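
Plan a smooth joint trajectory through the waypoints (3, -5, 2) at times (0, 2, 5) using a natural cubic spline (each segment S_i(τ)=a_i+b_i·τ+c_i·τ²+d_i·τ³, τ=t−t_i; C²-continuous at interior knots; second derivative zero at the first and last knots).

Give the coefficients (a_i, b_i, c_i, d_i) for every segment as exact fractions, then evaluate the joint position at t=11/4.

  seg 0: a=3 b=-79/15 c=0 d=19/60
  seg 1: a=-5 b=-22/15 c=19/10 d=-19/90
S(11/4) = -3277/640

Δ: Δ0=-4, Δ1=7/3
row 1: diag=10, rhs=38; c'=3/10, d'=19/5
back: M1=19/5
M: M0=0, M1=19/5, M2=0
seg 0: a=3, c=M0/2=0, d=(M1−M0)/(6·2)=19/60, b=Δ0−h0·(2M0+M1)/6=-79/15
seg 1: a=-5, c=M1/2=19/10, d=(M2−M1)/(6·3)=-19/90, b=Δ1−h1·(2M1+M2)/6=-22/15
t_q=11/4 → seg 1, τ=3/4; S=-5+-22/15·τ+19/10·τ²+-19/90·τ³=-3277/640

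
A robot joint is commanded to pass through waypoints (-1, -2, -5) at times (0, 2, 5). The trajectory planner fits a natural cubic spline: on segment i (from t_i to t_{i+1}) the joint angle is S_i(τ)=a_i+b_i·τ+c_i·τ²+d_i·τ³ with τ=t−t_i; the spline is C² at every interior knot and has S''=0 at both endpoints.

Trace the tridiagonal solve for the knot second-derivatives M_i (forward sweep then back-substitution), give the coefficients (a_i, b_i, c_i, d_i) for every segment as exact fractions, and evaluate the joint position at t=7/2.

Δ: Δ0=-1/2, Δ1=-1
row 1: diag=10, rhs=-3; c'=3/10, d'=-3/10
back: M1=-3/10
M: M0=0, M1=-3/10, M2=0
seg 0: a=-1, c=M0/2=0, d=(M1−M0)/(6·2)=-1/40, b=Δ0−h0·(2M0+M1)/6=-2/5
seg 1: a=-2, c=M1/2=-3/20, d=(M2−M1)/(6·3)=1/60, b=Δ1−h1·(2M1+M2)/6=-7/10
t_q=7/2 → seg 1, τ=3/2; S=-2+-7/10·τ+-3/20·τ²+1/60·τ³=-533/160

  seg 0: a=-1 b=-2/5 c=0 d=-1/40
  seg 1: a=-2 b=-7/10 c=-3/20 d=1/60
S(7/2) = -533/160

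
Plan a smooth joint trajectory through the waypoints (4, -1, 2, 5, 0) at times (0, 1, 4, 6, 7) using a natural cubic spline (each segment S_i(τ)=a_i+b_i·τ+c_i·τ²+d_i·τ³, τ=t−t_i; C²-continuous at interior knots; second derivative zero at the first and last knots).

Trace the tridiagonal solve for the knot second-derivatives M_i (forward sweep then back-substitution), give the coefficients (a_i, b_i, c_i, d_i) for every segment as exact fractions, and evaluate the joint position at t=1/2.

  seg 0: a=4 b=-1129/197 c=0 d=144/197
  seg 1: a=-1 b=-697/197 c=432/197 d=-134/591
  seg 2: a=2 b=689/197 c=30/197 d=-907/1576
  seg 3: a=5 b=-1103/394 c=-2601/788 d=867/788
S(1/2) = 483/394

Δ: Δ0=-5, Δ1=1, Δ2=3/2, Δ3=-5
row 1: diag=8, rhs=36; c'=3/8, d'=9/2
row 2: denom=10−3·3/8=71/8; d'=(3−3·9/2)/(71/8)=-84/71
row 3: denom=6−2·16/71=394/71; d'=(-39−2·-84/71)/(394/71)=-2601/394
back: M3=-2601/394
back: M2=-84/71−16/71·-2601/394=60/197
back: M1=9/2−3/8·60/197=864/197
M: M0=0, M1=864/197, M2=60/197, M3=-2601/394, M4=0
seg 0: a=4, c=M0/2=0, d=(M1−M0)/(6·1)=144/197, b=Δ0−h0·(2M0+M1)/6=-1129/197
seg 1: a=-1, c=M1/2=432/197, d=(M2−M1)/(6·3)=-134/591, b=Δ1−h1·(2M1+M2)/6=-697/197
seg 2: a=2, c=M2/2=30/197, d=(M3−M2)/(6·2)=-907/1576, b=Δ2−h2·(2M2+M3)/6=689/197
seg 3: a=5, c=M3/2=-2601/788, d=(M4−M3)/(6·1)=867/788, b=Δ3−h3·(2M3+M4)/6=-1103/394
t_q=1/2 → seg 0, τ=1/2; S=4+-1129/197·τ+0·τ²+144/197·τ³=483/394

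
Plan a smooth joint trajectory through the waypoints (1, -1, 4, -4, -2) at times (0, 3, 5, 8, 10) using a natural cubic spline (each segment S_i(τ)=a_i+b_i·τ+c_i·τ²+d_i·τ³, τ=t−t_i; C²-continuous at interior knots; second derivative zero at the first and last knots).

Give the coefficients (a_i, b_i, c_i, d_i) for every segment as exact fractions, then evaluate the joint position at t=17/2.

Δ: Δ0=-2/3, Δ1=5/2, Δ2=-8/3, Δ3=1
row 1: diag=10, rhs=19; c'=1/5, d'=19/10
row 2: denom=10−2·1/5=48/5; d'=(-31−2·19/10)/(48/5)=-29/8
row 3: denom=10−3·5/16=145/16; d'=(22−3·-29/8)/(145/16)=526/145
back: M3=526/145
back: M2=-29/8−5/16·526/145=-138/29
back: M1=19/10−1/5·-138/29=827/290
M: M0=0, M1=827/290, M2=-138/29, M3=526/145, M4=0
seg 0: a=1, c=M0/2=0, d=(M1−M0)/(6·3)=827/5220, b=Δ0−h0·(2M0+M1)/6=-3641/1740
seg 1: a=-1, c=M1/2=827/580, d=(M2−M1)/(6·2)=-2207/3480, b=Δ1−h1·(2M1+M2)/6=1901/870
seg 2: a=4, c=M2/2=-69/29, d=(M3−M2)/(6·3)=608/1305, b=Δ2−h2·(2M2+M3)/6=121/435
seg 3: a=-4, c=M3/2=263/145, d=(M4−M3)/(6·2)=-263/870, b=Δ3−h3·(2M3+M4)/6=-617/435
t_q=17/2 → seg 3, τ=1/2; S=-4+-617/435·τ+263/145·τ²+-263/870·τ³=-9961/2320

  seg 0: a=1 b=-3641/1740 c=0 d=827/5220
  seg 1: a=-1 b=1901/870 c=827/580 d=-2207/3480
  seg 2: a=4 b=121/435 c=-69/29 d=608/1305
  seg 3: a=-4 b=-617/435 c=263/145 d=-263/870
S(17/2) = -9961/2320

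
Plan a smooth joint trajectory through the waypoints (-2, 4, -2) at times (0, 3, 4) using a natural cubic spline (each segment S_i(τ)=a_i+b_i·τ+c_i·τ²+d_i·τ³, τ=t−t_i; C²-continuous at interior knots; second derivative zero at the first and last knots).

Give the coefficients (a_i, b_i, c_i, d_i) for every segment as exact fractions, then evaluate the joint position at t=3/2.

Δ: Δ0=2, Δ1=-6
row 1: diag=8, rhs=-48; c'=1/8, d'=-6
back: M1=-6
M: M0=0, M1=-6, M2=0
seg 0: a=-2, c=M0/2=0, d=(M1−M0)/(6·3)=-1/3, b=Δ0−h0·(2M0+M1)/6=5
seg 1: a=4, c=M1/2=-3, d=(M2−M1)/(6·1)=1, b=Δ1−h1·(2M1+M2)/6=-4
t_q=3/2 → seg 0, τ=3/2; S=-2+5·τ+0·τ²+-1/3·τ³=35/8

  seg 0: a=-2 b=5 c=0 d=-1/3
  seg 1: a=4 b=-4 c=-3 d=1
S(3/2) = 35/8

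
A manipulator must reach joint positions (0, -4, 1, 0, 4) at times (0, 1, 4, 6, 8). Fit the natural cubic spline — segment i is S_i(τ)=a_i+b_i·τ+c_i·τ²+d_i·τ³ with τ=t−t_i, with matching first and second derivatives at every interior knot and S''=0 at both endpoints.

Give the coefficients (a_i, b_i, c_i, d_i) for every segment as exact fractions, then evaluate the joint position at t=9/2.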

⁂

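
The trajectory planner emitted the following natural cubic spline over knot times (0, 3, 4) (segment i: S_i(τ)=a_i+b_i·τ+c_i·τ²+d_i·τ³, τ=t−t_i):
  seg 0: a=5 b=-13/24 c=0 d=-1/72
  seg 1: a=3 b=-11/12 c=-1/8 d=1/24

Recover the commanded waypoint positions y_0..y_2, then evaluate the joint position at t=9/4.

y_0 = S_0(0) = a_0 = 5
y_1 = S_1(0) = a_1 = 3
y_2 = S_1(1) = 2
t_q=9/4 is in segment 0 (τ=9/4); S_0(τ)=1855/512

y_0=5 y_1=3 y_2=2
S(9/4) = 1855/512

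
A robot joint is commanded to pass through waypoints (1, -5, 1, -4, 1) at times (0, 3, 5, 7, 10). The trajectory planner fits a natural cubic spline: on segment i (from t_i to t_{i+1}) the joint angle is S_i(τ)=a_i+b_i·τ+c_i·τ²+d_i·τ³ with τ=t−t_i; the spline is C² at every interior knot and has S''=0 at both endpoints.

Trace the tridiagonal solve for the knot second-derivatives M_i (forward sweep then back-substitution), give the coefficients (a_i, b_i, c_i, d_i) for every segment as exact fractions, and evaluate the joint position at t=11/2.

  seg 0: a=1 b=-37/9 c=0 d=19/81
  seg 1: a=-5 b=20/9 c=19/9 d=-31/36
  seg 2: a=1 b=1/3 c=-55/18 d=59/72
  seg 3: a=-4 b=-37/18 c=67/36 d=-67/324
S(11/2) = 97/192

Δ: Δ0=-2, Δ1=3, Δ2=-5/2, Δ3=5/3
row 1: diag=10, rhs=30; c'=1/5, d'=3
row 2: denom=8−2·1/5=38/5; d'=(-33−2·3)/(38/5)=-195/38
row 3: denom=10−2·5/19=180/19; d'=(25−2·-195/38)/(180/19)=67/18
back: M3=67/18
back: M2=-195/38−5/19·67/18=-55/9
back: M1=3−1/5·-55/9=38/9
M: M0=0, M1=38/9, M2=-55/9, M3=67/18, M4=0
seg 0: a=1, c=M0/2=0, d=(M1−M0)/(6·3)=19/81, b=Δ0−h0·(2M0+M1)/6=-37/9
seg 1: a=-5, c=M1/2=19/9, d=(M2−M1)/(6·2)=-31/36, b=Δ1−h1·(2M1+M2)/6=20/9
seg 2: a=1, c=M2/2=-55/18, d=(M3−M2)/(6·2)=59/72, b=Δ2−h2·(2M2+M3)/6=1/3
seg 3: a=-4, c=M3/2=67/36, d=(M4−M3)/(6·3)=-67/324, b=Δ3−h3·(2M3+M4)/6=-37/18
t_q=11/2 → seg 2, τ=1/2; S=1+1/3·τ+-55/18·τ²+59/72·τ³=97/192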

⁂

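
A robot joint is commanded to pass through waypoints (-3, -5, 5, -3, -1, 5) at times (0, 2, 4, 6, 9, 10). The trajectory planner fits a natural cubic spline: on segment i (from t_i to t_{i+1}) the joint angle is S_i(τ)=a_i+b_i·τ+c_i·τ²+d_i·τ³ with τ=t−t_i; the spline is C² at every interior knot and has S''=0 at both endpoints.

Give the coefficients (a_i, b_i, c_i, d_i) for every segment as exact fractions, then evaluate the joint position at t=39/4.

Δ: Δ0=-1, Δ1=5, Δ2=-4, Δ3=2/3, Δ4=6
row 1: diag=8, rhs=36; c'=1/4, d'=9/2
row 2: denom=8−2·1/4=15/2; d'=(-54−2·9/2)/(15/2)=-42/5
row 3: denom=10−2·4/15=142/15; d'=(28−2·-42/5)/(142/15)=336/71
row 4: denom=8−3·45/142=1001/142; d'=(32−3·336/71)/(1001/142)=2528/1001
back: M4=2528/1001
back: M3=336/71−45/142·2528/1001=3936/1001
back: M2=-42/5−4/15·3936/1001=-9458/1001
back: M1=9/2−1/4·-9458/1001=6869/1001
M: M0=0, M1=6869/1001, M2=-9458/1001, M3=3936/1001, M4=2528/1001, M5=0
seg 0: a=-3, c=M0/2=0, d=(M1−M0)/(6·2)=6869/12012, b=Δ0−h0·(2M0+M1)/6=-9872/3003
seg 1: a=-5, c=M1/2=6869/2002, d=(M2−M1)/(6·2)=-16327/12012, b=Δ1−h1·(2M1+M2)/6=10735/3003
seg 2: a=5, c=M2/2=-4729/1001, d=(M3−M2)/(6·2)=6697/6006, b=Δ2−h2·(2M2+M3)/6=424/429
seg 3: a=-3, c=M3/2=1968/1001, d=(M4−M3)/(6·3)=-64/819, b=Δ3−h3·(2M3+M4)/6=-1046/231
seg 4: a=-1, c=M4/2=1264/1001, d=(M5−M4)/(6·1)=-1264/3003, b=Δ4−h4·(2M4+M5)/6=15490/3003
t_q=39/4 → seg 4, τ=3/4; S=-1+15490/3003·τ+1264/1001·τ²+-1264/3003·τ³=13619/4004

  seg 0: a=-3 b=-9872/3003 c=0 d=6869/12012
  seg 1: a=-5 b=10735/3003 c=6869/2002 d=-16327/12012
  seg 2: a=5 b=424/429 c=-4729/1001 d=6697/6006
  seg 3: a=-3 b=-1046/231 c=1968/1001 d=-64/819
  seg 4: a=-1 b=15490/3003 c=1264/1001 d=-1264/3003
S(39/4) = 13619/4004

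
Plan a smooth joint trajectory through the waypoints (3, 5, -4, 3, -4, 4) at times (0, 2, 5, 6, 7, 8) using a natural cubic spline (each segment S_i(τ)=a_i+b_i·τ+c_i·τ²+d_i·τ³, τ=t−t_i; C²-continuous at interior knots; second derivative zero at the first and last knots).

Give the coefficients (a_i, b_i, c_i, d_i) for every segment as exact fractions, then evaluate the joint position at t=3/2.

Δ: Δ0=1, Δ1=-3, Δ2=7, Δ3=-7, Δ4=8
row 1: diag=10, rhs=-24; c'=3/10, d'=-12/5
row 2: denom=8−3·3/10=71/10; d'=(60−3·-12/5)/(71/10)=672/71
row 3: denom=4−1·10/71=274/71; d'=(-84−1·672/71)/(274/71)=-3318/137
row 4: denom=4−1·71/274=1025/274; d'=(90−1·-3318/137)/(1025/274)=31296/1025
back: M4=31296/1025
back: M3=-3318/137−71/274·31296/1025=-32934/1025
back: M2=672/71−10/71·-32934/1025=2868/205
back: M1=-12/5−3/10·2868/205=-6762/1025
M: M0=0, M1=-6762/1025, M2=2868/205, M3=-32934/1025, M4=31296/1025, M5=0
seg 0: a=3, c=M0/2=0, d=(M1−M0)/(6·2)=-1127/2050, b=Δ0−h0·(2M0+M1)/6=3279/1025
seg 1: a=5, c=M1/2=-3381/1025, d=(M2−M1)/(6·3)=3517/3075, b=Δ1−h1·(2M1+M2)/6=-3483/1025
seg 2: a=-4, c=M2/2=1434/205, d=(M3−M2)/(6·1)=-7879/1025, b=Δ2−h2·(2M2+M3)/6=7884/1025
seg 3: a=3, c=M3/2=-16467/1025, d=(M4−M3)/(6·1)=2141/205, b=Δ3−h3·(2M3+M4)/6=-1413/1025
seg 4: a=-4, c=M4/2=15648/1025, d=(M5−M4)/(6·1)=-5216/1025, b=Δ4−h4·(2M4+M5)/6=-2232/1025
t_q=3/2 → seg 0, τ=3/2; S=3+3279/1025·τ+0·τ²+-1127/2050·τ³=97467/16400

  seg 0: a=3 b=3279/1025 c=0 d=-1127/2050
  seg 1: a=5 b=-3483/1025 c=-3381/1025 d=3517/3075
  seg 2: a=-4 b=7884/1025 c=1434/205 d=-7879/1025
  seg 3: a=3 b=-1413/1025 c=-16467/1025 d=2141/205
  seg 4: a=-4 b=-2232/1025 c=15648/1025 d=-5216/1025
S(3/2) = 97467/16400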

⁂

- How to complete this task -
For this exercise, output exactly the lines above from the line with "-5) at times" to the line with "0) at times", counting both, and leave out the rest.

- Answer to the exercise -
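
A robot joint is commanded to pass through waypoints (-1, -2, -5) at times (0, 2, 5). The trajectory planner fits a natural cubic spline: on segment i (from t_i to t_{i+1}) the joint angle is S_i(τ)=a_i+b_i·τ+c_i·τ²+d_i·τ³ with τ=t−t_i; the spline is C² at every interior knot and has S''=0 at both endpoints.

Trace the tridiagonal solve for the knot second-derivatives M_i (forward sweep then back-substitution), give the coefficients (a_i, b_i, c_i, d_i) for every segment as exact fractions, and evaluate the joint position at t=7/2.

Δ: Δ0=-1/2, Δ1=-1
row 1: diag=10, rhs=-3; c'=3/10, d'=-3/10
back: M1=-3/10
M: M0=0, M1=-3/10, M2=0
seg 0: a=-1, c=M0/2=0, d=(M1−M0)/(6·2)=-1/40, b=Δ0−h0·(2M0+M1)/6=-2/5
seg 1: a=-2, c=M1/2=-3/20, d=(M2−M1)/(6·3)=1/60, b=Δ1−h1·(2M1+M2)/6=-7/10
t_q=7/2 → seg 1, τ=3/2; S=-2+-7/10·τ+-3/20·τ²+1/60·τ³=-533/160

  seg 0: a=-1 b=-2/5 c=0 d=-1/40
  seg 1: a=-2 b=-7/10 c=-3/20 d=1/60
S(7/2) = -533/160

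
Plan a smooth joint trajectory through the waypoints (4, -1, 2, 5, 0) at times (0, 1, 4, 6, 7) using a natural cubic spline (each segment S_i(τ)=a_i+b_i·τ+c_i·τ²+d_i·τ³, τ=t−t_i; C²-continuous at interior knots; second derivative zero at the first and last knots).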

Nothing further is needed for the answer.